**YOUR TASK**
Below are records; copy every line among them that contains the word "setting".

*** DATA SHOWN ***

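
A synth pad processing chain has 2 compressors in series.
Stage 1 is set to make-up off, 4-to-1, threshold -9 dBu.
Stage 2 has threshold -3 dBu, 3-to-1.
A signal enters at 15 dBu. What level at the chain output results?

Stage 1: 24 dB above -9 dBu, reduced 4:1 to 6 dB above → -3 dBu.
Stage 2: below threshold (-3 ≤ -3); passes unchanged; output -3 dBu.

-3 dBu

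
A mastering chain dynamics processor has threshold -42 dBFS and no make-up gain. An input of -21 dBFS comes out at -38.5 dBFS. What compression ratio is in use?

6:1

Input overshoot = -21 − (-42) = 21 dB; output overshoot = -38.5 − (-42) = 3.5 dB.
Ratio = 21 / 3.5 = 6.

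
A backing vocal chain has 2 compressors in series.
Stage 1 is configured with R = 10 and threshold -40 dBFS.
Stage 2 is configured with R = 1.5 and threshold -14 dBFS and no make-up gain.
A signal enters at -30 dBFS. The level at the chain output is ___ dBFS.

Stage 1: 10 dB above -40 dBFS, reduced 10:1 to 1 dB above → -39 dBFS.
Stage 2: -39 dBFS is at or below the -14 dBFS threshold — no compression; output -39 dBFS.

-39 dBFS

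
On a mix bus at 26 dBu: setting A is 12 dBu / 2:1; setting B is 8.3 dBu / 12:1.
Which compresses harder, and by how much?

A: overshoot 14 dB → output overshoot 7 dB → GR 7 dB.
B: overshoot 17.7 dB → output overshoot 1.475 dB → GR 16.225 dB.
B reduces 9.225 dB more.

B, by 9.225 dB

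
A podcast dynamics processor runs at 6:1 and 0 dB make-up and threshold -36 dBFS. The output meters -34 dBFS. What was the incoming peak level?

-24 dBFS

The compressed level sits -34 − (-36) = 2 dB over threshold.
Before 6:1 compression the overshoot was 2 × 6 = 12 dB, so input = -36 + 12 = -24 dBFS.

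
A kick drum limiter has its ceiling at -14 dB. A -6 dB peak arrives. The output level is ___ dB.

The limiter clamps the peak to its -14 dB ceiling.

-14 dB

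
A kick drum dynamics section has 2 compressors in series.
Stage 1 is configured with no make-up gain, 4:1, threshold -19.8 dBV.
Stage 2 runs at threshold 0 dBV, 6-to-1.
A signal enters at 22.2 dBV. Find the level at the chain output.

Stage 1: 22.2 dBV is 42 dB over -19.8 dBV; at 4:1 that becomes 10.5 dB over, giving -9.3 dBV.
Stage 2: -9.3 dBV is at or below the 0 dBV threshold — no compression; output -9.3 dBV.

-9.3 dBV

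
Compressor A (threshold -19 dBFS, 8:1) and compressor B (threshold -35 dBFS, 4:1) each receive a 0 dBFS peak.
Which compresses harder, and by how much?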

*** End of DATA SHOWN ***
*** DATA SHOWN ***

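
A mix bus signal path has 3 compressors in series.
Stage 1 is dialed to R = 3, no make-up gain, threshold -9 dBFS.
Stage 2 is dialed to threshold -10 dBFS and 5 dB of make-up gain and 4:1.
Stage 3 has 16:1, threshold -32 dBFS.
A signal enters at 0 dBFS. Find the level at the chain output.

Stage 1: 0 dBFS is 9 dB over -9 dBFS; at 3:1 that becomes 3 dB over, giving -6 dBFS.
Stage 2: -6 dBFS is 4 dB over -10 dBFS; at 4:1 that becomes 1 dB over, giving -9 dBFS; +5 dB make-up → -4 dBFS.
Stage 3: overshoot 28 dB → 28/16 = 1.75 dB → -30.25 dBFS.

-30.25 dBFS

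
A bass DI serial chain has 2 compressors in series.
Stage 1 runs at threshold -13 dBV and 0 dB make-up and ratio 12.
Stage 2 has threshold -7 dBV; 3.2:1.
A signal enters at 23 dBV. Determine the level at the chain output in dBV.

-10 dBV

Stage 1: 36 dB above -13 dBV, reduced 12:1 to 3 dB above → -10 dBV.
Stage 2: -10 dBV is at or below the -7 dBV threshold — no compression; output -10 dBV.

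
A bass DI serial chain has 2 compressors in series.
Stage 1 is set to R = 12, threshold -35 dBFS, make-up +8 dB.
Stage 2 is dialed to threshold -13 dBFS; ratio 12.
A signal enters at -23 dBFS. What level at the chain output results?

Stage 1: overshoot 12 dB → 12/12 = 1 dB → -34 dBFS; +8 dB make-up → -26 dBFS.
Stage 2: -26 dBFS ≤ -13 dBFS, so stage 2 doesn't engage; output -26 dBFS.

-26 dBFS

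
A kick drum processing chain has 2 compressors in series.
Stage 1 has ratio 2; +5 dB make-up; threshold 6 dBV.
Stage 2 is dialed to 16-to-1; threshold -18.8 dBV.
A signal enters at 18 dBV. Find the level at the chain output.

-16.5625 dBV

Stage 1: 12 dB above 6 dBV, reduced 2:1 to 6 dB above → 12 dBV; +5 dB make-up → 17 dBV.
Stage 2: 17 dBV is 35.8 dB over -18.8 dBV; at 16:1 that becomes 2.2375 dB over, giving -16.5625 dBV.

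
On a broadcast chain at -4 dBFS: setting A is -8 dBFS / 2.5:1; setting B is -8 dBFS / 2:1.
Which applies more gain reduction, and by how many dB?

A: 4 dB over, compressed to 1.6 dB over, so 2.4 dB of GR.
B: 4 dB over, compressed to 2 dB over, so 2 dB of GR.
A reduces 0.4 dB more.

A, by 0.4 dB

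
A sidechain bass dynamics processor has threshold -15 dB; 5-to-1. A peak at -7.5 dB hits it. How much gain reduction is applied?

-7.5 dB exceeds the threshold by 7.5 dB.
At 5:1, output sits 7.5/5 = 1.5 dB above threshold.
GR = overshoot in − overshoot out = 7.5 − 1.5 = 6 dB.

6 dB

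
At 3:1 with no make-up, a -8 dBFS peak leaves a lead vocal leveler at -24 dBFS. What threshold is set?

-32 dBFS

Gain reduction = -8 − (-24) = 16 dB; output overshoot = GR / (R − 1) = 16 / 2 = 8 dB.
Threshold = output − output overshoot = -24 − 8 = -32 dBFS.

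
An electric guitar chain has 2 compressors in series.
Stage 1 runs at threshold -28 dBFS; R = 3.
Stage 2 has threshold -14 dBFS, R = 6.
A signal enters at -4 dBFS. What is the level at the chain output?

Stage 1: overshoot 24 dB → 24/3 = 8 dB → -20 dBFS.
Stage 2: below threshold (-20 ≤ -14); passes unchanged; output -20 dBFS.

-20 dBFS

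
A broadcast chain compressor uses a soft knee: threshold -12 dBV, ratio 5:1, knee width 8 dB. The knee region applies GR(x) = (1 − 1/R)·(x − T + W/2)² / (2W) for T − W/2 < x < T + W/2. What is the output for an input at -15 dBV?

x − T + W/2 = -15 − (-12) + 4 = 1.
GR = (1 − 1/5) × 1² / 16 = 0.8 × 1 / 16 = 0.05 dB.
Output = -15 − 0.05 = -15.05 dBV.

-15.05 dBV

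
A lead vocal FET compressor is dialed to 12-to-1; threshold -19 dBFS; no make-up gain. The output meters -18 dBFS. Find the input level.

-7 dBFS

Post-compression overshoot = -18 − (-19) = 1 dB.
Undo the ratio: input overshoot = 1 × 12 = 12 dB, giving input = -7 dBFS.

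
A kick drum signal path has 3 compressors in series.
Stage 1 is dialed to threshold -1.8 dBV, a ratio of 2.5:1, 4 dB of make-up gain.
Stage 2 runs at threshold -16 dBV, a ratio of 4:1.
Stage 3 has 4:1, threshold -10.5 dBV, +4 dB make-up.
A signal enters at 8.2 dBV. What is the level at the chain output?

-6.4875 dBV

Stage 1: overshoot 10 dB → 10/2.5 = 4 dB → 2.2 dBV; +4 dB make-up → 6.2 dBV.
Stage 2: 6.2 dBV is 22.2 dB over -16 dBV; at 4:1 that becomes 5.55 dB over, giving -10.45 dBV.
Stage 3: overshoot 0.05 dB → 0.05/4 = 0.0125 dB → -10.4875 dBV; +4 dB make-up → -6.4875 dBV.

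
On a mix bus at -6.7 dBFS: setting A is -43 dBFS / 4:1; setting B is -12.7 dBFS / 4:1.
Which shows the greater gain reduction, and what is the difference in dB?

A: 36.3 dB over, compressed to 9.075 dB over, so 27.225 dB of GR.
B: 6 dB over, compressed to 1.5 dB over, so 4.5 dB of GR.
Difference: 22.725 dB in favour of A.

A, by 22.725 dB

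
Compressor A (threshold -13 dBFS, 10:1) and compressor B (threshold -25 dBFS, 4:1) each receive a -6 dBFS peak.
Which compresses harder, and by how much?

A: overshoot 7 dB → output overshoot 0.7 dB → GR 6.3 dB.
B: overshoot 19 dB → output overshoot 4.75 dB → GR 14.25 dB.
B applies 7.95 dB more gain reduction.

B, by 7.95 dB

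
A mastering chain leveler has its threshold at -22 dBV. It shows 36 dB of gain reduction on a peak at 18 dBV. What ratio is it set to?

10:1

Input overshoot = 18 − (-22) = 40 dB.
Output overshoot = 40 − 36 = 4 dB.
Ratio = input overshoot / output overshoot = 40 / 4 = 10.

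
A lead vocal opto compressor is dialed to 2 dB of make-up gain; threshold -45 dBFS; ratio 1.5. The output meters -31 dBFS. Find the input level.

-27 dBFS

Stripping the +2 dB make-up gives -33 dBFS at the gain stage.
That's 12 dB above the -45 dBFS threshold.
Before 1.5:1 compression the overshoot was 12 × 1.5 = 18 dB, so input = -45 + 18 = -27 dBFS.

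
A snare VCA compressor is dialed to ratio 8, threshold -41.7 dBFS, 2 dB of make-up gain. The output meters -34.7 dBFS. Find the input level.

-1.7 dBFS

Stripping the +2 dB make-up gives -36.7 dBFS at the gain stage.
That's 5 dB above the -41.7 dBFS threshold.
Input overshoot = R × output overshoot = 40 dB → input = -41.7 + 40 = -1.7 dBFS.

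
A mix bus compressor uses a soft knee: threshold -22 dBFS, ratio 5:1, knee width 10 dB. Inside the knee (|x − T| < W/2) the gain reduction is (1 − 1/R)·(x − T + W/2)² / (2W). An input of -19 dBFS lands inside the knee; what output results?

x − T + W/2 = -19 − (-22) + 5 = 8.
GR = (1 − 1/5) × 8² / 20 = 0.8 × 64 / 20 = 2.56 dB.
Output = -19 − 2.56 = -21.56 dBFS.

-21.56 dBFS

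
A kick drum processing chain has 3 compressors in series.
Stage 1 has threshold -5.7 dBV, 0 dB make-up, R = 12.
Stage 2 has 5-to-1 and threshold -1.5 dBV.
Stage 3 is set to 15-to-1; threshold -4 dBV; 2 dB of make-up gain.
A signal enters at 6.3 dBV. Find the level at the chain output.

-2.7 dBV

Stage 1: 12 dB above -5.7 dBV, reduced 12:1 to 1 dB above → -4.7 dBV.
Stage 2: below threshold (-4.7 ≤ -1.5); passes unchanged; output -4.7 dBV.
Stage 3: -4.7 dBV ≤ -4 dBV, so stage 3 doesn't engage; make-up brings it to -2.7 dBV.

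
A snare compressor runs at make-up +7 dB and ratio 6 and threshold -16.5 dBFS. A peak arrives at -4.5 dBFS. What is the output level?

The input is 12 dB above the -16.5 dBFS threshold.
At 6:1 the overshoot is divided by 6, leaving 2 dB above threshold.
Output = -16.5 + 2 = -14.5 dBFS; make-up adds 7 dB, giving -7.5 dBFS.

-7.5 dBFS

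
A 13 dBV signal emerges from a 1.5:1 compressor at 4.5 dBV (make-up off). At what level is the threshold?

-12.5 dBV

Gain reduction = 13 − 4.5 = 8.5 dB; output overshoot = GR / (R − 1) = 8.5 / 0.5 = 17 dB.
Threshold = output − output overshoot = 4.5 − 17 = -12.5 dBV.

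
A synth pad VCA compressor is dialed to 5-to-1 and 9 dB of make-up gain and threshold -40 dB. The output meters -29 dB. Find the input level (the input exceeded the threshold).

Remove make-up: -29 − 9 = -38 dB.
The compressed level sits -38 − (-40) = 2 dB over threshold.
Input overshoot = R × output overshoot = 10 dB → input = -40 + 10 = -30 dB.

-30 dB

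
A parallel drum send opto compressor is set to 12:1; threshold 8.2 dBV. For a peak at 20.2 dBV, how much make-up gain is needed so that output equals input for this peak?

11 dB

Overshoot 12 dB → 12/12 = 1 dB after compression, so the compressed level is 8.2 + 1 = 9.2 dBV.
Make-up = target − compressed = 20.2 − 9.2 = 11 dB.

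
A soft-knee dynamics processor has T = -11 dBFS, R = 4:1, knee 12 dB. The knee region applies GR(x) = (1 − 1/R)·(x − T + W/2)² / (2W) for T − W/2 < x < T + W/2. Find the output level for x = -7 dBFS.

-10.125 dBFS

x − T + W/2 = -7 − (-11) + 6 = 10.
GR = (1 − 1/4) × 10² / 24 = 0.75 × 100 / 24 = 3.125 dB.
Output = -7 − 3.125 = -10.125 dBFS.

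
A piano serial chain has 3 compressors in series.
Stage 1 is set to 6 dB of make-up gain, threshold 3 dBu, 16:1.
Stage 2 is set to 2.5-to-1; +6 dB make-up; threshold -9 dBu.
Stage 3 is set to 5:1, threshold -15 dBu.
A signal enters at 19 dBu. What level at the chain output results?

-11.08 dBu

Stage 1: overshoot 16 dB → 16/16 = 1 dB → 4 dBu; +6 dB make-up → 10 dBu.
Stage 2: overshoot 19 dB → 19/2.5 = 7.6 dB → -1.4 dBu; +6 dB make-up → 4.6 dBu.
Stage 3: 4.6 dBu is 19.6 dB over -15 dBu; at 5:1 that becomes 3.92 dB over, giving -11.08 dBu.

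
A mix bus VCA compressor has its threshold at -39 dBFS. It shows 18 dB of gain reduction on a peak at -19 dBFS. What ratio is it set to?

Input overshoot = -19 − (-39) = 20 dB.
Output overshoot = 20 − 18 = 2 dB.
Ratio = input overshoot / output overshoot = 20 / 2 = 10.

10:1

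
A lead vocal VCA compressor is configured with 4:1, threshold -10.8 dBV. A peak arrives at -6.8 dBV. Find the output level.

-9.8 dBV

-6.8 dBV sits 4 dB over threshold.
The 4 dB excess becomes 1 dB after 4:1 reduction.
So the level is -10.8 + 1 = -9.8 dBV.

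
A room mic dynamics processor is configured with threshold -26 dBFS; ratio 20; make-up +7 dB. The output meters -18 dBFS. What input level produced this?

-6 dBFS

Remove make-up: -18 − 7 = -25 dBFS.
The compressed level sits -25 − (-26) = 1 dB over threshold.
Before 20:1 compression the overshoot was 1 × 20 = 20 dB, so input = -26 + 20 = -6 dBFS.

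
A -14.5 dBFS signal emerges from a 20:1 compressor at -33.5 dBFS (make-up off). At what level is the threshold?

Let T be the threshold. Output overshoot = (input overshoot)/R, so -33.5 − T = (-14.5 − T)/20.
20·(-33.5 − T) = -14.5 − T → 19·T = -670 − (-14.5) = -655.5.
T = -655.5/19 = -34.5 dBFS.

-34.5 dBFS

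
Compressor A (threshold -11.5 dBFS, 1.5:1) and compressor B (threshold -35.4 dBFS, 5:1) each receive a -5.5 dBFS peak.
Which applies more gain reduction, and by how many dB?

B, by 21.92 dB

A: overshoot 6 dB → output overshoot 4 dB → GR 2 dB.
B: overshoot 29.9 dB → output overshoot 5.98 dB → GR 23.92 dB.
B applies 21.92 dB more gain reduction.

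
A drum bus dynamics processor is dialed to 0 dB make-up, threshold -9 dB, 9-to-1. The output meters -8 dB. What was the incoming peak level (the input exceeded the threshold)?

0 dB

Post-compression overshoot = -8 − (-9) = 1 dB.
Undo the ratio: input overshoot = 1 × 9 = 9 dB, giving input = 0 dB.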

*** End of DATA SHOWN ***
*** DATA SHOWN ***

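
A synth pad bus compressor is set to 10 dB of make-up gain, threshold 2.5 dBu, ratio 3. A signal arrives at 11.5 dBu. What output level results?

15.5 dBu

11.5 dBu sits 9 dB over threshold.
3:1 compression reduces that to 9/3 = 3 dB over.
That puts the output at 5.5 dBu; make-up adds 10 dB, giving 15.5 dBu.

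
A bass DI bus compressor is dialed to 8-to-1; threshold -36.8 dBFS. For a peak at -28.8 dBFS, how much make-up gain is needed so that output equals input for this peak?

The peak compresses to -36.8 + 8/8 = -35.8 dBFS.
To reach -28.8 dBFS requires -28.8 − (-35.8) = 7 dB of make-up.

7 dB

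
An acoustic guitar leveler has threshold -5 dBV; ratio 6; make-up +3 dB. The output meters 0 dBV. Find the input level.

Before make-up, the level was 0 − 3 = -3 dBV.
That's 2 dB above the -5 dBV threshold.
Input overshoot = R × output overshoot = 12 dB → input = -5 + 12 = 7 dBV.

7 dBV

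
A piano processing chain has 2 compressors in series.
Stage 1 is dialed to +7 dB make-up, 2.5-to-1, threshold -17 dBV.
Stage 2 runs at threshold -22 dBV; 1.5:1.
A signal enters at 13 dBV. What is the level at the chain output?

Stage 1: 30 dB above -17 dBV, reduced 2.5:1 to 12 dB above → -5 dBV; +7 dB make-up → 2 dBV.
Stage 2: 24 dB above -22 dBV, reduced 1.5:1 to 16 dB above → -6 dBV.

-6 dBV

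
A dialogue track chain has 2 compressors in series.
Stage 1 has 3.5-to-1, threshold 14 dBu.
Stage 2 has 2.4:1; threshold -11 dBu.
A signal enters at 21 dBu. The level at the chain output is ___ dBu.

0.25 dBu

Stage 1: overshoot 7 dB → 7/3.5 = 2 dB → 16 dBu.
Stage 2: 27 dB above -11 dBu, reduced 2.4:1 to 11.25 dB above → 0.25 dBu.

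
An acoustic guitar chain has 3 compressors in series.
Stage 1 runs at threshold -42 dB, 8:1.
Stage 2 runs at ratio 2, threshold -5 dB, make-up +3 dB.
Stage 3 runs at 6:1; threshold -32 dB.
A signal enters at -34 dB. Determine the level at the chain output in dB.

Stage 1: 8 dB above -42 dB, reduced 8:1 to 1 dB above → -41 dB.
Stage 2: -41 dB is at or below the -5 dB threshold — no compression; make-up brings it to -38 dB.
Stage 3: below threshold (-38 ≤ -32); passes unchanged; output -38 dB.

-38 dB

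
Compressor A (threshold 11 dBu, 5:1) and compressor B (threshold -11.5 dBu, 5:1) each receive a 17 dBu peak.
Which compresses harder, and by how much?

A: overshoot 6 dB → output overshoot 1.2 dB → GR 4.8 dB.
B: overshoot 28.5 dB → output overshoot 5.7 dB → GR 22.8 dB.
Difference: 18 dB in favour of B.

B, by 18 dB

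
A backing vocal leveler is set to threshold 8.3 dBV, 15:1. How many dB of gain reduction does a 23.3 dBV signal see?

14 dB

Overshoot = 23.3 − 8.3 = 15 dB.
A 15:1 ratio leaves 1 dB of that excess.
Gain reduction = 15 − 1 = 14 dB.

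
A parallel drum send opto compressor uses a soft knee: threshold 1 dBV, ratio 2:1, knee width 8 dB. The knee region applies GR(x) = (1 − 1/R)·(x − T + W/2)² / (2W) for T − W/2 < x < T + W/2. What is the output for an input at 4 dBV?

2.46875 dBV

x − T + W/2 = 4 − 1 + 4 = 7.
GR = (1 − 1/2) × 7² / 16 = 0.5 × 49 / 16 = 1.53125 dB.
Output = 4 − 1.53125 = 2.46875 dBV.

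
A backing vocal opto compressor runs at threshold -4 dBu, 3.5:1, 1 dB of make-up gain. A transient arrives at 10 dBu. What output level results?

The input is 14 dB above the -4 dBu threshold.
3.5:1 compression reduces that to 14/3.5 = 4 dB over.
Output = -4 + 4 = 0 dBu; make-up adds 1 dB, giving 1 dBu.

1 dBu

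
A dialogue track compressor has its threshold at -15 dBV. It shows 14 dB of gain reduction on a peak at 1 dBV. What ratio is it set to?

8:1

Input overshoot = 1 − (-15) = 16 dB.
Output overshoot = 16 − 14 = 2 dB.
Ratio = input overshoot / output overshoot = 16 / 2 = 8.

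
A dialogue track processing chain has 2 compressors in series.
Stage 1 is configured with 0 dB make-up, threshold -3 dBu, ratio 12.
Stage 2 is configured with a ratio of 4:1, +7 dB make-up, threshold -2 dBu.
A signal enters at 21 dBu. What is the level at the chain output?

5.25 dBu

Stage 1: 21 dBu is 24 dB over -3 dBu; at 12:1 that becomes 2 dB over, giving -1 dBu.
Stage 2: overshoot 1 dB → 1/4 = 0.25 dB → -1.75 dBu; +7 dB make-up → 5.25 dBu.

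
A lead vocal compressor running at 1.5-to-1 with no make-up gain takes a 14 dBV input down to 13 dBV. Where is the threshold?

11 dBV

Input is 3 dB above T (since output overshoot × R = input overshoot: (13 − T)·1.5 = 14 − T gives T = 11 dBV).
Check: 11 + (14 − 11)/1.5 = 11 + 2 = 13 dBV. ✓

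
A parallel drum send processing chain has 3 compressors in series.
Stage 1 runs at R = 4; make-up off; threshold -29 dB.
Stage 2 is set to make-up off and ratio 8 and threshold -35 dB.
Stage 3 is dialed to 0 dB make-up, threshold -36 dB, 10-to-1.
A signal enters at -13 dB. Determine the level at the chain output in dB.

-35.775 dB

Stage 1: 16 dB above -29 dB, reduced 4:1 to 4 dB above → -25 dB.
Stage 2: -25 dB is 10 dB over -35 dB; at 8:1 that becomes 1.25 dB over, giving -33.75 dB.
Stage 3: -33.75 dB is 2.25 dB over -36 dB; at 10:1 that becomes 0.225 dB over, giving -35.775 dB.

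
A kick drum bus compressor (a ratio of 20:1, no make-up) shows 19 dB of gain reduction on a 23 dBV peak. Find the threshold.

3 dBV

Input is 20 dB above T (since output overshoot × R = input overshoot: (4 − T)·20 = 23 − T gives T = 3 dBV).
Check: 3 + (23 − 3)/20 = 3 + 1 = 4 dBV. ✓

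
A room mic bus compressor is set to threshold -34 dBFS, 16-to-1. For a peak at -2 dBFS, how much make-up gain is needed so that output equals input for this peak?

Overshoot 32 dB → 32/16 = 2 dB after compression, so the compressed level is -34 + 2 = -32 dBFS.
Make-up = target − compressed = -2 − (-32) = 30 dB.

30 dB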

*** End of DATA SHOWN ***

**ANSWER BOX**
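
On a mix bus at 26 dBu: setting A is 12 dBu / 2:1; setting B is 8.3 dBu / 12:1.
On a broadcast chain at -4 dBFS: setting A is -8 dBFS / 2.5:1; setting B is -8 dBFS / 2:1.
On a mix bus at -6.7 dBFS: setting A is -43 dBFS / 4:1; setting B is -12.7 dBFS / 4:1.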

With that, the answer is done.